Content starts

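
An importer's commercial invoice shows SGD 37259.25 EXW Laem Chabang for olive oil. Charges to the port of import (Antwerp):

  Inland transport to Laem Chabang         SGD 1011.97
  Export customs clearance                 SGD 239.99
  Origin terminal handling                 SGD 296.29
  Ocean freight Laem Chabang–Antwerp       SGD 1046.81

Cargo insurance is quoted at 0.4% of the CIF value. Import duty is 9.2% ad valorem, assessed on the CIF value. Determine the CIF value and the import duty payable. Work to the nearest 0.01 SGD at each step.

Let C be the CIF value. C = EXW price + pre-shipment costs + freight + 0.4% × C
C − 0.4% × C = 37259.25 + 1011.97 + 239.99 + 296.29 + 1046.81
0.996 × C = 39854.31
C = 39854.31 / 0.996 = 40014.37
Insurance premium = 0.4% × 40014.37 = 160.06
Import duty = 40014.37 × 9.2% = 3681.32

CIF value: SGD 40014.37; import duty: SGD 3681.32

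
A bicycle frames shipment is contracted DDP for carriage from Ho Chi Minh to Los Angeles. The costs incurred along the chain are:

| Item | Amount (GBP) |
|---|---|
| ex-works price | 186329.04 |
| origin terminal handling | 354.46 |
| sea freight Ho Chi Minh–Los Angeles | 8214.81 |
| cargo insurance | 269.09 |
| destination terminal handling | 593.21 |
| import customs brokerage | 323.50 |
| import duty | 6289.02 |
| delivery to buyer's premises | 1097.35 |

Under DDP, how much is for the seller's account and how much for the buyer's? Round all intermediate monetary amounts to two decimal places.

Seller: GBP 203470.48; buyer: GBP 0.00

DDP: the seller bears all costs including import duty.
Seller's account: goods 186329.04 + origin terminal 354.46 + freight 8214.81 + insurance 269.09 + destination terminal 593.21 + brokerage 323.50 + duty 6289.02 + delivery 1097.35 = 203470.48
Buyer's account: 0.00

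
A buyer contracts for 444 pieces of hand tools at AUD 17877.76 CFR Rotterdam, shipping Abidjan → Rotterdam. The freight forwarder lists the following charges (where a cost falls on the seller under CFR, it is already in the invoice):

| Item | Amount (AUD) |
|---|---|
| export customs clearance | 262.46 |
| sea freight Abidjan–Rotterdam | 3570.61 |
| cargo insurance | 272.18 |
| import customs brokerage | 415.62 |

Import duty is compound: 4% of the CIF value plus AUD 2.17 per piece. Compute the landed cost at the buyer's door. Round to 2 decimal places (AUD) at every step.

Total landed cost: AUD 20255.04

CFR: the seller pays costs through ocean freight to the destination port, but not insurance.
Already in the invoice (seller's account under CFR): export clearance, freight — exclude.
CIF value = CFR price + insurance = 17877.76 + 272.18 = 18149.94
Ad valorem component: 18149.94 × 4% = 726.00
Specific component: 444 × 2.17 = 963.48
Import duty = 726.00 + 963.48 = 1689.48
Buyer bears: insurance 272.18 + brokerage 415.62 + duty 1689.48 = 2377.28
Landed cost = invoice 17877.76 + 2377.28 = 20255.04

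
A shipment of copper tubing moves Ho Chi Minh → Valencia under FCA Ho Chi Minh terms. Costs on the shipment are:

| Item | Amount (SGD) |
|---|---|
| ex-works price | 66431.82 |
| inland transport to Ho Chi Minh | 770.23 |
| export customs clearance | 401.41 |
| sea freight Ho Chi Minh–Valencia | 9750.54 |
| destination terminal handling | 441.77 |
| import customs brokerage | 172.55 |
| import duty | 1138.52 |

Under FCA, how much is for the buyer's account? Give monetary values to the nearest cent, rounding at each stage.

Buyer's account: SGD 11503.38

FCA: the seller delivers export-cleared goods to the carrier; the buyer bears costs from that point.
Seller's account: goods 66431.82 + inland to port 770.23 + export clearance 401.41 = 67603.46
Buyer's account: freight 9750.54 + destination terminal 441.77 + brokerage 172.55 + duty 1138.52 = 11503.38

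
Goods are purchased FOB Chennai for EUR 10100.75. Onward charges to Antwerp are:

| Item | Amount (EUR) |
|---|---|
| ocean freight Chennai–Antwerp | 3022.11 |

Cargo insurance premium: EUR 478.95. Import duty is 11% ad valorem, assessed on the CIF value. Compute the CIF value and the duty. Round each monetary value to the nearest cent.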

Content ends

▶ **INSTRUCTIONS FOR THE TASK**
Find the word "Item" in the entries, then copy out every line that has it.

▶ **OUTPUT OF THE TASK**
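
| Item | Amount (GBP) |
| Item | Amount (AUD) |
| Item | Amount (SGD) |
| Item | Amount (EUR) |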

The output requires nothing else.